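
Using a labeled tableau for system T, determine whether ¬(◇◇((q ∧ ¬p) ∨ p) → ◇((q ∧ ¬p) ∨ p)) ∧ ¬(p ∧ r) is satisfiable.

1. ¬(◇◇((q ∧ ¬p) ∨ p) → ◇((q ∧ ¬p) ∨ p)) ∧ ¬(p ∧ r), w0
2. ¬(◇◇((q ∧ ¬p) ∨ p) → ◇((q ∧ ¬p) ∨ p)), w0
3. ¬(p ∧ r), w0
4. ◇◇((q ∧ ¬p) ∨ p), w0
5. ¬◇((q ∧ ¬p) ∨ p), w0
6. ¬((q ∧ ¬p) ∨ p), w0
7. ¬(q ∧ ¬p), w0
8. ¬p, w0
9. ¬r, w0
10. ¬q, w0
11. ◇((q ∧ ¬p) ∨ p), w1
12. ¬((q ∧ ¬p) ∨ p), w1
13. ¬(q ∧ ¬p), w1
14. ¬p, w1
15. ¬q, w1
16. (q ∧ ¬p) ∨ p, w2
17. p, w2
Accessibility: w0Rw0, w0Rw1, w1Rw1, w1Rw2, w2Rw2

Satisfiable (open branch found)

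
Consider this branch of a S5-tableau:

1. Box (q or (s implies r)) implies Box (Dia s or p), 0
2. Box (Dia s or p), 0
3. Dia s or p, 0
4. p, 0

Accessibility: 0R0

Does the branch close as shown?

Not closed

No world carries both an atom and its negation.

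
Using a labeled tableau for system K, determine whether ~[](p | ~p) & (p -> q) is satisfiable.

1. ~[](p | ~p) & (p -> q), w0
2. ~[](p | ~p), w0
3. p -> q, w0
4. q, w0
5. ~(p | ~p), w1
6. ~p, w1
7. p, w1
Accessibility: w0Rw1
Branch closes: p and ~p both at w1.
All branches of the tableau close; one closing branch shown above.

Unsatisfiable (every branch closes)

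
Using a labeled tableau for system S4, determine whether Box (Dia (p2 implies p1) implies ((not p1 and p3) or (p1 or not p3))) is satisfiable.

1. Box (Dia (p2 implies p1) implies ((not p1 and p3) or (p1 or not p3))), 0
2. Dia (p2 implies p1) implies ((not p1 and p3) or (p1 or not p3)), 0   [Box-rule on 1 via 0R0]
3. (not p1 and p3) or (p1 or not p3), 0   [implies-rule on 2 (branches; this branch)]
4. p1 or not p3, 0   [or-rule on 3 (branches; this branch)]
5. not p3, 0   [or-rule on 4 (branches; this branch)]
Accessibility: 0R0

Satisfiable (open branch found)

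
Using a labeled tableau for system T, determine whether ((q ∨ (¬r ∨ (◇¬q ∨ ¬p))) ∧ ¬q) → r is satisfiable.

Satisfiable

1. ((q ∨ (¬r ∨ (◇¬q ∨ ¬p))) ∧ ¬q) → r, u
2. r, u
Accessibility: uRu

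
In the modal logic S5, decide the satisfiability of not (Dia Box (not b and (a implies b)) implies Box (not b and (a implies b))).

Unsatisfiable

1. not (Dia Box (not b and (a implies b)) implies Box (not b and (a implies b))), u
2. Dia Box (not b and (a implies b)), u
3. not Box (not b and (a implies b)), u
4. Box (not b and (a implies b)), v
5. not b and (a implies b), u
6. not b, u
7. a implies b, u
8. not b and (a implies b), v
9. not b, v
10. a implies b, v
11. not a, u
12. not a, v
13. not (not b and (a implies b)), w
14. not b and (a implies b), w
15. not b, w
16. a implies b, w
17. not (a implies b), w
18. a, w
19. b, w
Accessibility: uRu, uRv, uRw, vRu, vRv, vRw, wRu, wRv, wRw
Branch closes: b and not b both at w.
(One branch shown.) All branches close.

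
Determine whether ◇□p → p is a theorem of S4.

Tableau for the negation ¬(◇□p → p):
1. ¬(◇□p → p), 0
2. ◇□p, 0
3. ¬p, 0
4. □p, 1
5. p, 1
Accessibility: 0R0, 0R1, 1R1
The negation has an open branch (countermodel exists).

Invalid (countermodel exists)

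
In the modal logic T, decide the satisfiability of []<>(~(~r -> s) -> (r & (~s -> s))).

1. []<>(~(~r -> s) -> (r & (~s -> s))), u
2. <>(~(~r -> s) -> (r & (~s -> s))), u   [[]-rule on 1 via uRu]
3. ~(~r -> s) -> (r & (~s -> s)), v   [<>-rule on 2: fresh world v, uRv]
4. <>(~(~r -> s) -> (r & (~s -> s))), v   [[]-rule on 1 via uRv]
5. r & (~s -> s), v   [->-rule on 3 (branches; this branch)]
6. r, v   [&-rule on 5]
7. ~s -> s, v   [&-rule on 5]
8. s, v   [->-rule on 7 (branches; this branch)]
9. ~(~r -> s) -> (r & (~s -> s)), w   [<>-rule on 4: fresh world w, vRw]
10. r & (~s -> s), w   [->-rule on 9 (branches; this branch)]
11. r, w   [&-rule on 10]
12. ~s -> s, w   [&-rule on 10]
13. s, w   [->-rule on 12 (branches; this branch)]
Accessibility: uRu, uRv, vRv, vRw, wRw

Satisfiable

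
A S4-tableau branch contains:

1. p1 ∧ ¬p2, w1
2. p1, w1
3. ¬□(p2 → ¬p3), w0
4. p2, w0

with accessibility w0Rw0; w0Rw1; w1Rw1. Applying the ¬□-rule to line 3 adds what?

a fresh world w2 with w0Rw2, and ¬(p2 → ¬p3) at w2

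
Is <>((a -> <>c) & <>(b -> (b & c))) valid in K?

Not valid

Tableau for the negation ~<>((a -> <>c) & <>(b -> (b & c))):
1. ~<>((a -> <>c) & <>(b -> (b & c))), w0
The negation has an open branch (countermodel exists).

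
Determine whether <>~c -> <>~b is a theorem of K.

No, not valid

Tableau for the negation ~(<>~c -> <>~b):
1. ~(<>~c -> <>~b), 0
2. <>~c, 0
3. ~<>~b, 0
4. ~c, 1
5. b, 1
Accessibility: 0R1
The negation has an open branch (countermodel exists).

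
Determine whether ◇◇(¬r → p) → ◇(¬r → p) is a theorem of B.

Not valid

Tableau for the negation ¬(◇◇(¬r → p) → ◇(¬r → p)):
1. ¬(◇◇(¬r → p) → ◇(¬r → p)), u
2. ◇◇(¬r → p), u
3. ¬◇(¬r → p), u
4. ¬(¬r → p), u
5. ¬r, u
6. ¬p, u
7. ◇(¬r → p), v
8. ¬(¬r → p), v
9. ¬r, v
10. ¬p, v
11. ¬r → p, w
12. p, w
Accessibility: uRu, uRv, vRu, vRv, vRw, wRv, wRw
The negation has an open branch (countermodel exists).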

■ ■ ■ ■ ■ ■ ■

**Your assignment:** Output the data above without altering a line.

**Answer for the task:**
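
Using a labeled tableau for system T, determine whether ¬(◇◇((q ∧ ¬p) ∨ p) → ◇((q ∧ ¬p) ∨ p)) ∧ ¬(p ∧ r) is satisfiable.

1. ¬(◇◇((q ∧ ¬p) ∨ p) → ◇((q ∧ ¬p) ∨ p)) ∧ ¬(p ∧ r), w0
2. ¬(◇◇((q ∧ ¬p) ∨ p) → ◇((q ∧ ¬p) ∨ p)), w0
3. ¬(p ∧ r), w0
4. ◇◇((q ∧ ¬p) ∨ p), w0
5. ¬◇((q ∧ ¬p) ∨ p), w0
6. ¬((q ∧ ¬p) ∨ p), w0
7. ¬(q ∧ ¬p), w0
8. ¬p, w0
9. ¬r, w0
10. ¬q, w0
11. ◇((q ∧ ¬p) ∨ p), w1
12. ¬((q ∧ ¬p) ∨ p), w1
13. ¬(q ∧ ¬p), w1
14. ¬p, w1
15. ¬q, w1
16. (q ∧ ¬p) ∨ p, w2
17. p, w2
Accessibility: w0Rw0, w0Rw1, w1Rw1, w1Rw2, w2Rw2

Satisfiable (open branch found)

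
Consider this branch of a S5-tableau:

1. Box (q or (s implies r)) implies Box (Dia s or p), 0
2. Box (Dia s or p), 0
3. Dia s or p, 0
4. p, 0

Accessibility: 0R0

Does the branch close as shown?

Not closed

No world carries both an atom and its negation.

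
Using a labeled tableau for system K, determine whether ~[](p | ~p) & (p -> q) is satisfiable.

1. ~[](p | ~p) & (p -> q), w0
2. ~[](p | ~p), w0
3. p -> q, w0
4. q, w0
5. ~(p | ~p), w1
6. ~p, w1
7. p, w1
Accessibility: w0Rw1
Branch closes: p and ~p both at w1.
All branches of the tableau close; one closing branch shown above.

Unsatisfiable (every branch closes)

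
Using a labeled tableau for system S4, determine whether Box (Dia (p2 implies p1) implies ((not p1 and p3) or (p1 or not p3))) is satisfiable.

1. Box (Dia (p2 implies p1) implies ((not p1 and p3) or (p1 or not p3))), 0
2. Dia (p2 implies p1) implies ((not p1 and p3) or (p1 or not p3)), 0   [Box-rule on 1 via 0R0]
3. (not p1 and p3) or (p1 or not p3), 0   [implies-rule on 2 (branches; this branch)]
4. p1 or not p3, 0   [or-rule on 3 (branches; this branch)]
5. not p3, 0   [or-rule on 4 (branches; this branch)]
Accessibility: 0R0

Satisfiable (open branch found)

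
Using a labeled tableau for system T, determine whether ((q ∨ (¬r ∨ (◇¬q ∨ ¬p))) ∧ ¬q) → r is satisfiable.

Satisfiable

1. ((q ∨ (¬r ∨ (◇¬q ∨ ¬p))) ∧ ¬q) → r, u
2. r, u
Accessibility: uRu

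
In the modal logic S5, decide the satisfiability of not (Dia Box (not b and (a implies b)) implies Box (not b and (a implies b))).

Unsatisfiable

1. not (Dia Box (not b and (a implies b)) implies Box (not b and (a implies b))), u
2. Dia Box (not b and (a implies b)), u
3. not Box (not b and (a implies b)), u
4. Box (not b and (a implies b)), v
5. not b and (a implies b), u
6. not b, u
7. a implies b, u
8. not b and (a implies b), v
9. not b, v
10. a implies b, v
11. not a, u
12. not a, v
13. not (not b and (a implies b)), w
14. not b and (a implies b), w
15. not b, w
16. a implies b, w
17. not (a implies b), w
18. a, w
19. b, w
Accessibility: uRu, uRv, uRw, vRu, vRv, vRw, wRu, wRv, wRw
Branch closes: b and not b both at w.
(One branch shown.) All branches close.

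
Determine whether ◇□p → p is a theorem of S4.

Tableau for the negation ¬(◇□p → p):
1. ¬(◇□p → p), 0
2. ◇□p, 0
3. ¬p, 0
4. □p, 1
5. p, 1
Accessibility: 0R0, 0R1, 1R1
The negation has an open branch (countermodel exists).

Invalid (countermodel exists)

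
In the modal logic T, decide the satisfiability of []<>(~(~r -> s) -> (r & (~s -> s))).

1. []<>(~(~r -> s) -> (r & (~s -> s))), u
2. <>(~(~r -> s) -> (r & (~s -> s))), u   [[]-rule on 1 via uRu]
3. ~(~r -> s) -> (r & (~s -> s)), v   [<>-rule on 2: fresh world v, uRv]
4. <>(~(~r -> s) -> (r & (~s -> s))), v   [[]-rule on 1 via uRv]
5. r & (~s -> s), v   [->-rule on 3 (branches; this branch)]
6. r, v   [&-rule on 5]
7. ~s -> s, v   [&-rule on 5]
8. s, v   [->-rule on 7 (branches; this branch)]
9. ~(~r -> s) -> (r & (~s -> s)), w   [<>-rule on 4: fresh world w, vRw]
10. r & (~s -> s), w   [->-rule on 9 (branches; this branch)]
11. r, w   [&-rule on 10]
12. ~s -> s, w   [&-rule on 10]
13. s, w   [->-rule on 12 (branches; this branch)]
Accessibility: uRu, uRv, vRv, vRw, wRw

Satisfiable

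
A S4-tableau branch contains:

1. p1 ∧ ¬p2, w1
2. p1, w1
3. ¬□(p2 → ¬p3), w0
4. p2, w0

with accessibility w0Rw0; w0Rw1; w1Rw1. Applying the ¬□-rule to line 3 adds what?

a fresh world w2 with w0Rw2, and ¬(p2 → ¬p3) at w2

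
Is <>((a -> <>c) & <>(b -> (b & c))) valid in K?

Not valid

Tableau for the negation ~<>((a -> <>c) & <>(b -> (b & c))):
1. ~<>((a -> <>c) & <>(b -> (b & c))), w0
The negation has an open branch (countermodel exists).

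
Determine whether <>~c -> <>~b is a theorem of K.

No, not valid

Tableau for the negation ~(<>~c -> <>~b):
1. ~(<>~c -> <>~b), 0
2. <>~c, 0
3. ~<>~b, 0
4. ~c, 1
5. b, 1
Accessibility: 0R1
The negation has an open branch (countermodel exists).

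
Determine whether ◇◇(¬r → p) → ◇(¬r → p) is a theorem of B.

Not valid

Tableau for the negation ¬(◇◇(¬r → p) → ◇(¬r → p)):
1. ¬(◇◇(¬r → p) → ◇(¬r → p)), u
2. ◇◇(¬r → p), u
3. ¬◇(¬r → p), u
4. ¬(¬r → p), u
5. ¬r, u
6. ¬p, u
7. ◇(¬r → p), v
8. ¬(¬r → p), v
9. ¬r, v
10. ¬p, v
11. ¬r → p, w
12. p, w
Accessibility: uRu, uRv, vRu, vRv, vRw, wRv, wRw
The negation has an open branch (countermodel exists).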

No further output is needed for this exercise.